╭─ Provided data
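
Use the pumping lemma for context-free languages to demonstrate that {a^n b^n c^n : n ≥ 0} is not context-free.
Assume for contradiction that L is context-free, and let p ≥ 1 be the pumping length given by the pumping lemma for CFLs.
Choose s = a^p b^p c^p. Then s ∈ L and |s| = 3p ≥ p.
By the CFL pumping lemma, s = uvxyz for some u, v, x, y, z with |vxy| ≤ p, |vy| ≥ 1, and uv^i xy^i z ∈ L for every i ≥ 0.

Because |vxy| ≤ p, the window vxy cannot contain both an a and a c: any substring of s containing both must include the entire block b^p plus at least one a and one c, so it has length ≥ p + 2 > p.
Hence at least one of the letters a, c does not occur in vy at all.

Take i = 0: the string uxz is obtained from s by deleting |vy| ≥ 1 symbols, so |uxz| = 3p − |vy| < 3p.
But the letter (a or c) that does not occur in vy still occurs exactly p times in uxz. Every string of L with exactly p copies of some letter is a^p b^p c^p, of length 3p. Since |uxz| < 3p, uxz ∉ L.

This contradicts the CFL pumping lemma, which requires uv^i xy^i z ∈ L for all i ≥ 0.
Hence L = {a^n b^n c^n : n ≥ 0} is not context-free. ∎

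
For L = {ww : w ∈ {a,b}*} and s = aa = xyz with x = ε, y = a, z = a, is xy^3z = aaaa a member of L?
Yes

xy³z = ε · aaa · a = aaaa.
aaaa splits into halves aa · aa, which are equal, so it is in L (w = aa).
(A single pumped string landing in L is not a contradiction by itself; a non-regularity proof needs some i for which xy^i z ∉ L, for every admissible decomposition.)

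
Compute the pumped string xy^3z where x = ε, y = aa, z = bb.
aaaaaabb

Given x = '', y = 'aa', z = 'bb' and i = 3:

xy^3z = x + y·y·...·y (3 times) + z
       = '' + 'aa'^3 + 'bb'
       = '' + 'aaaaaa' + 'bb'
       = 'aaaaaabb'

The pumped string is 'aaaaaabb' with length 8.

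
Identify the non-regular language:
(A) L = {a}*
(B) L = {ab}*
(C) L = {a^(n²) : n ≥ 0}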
╰─
╭─ Provided data
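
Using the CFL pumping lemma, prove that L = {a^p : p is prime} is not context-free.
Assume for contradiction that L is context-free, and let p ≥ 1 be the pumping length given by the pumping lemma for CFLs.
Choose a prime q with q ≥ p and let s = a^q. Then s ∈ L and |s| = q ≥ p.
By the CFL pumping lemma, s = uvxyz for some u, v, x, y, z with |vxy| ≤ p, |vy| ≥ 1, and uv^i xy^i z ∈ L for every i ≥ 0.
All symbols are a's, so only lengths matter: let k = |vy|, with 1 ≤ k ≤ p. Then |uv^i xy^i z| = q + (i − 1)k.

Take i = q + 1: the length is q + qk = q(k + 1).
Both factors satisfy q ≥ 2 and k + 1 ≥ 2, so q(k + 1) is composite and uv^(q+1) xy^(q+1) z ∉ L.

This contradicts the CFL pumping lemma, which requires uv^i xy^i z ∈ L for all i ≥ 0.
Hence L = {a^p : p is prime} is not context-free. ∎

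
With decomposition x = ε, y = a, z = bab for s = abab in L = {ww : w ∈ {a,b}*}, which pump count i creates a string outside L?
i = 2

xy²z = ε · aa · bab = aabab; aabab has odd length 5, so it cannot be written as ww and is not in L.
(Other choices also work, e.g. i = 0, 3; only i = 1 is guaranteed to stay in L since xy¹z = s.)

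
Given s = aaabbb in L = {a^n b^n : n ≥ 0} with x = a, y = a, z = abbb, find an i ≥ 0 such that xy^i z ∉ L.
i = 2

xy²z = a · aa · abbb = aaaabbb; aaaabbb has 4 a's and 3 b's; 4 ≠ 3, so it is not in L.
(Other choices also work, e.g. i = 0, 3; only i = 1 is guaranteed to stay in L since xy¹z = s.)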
╰─
** Assignment **
Reprint exactly the lines above that start at the one with "Compute the pumped" and end at the one with "Identify the non-regular", keeping both and adding none.

** Solution for this problem **
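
Compute the pumped string xy^3z where x = ε, y = aa, z = bb.
aaaaaabb

Given x = '', y = 'aa', z = 'bb' and i = 3:

xy^3z = x + y·y·...·y (3 times) + z
       = '' + 'aa'^3 + 'bb'
       = '' + 'aaaaaa' + 'bb'
       = 'aaaaaabb'

The pumped string is 'aaaaaabb' with length 8.

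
Identify the non-regular language: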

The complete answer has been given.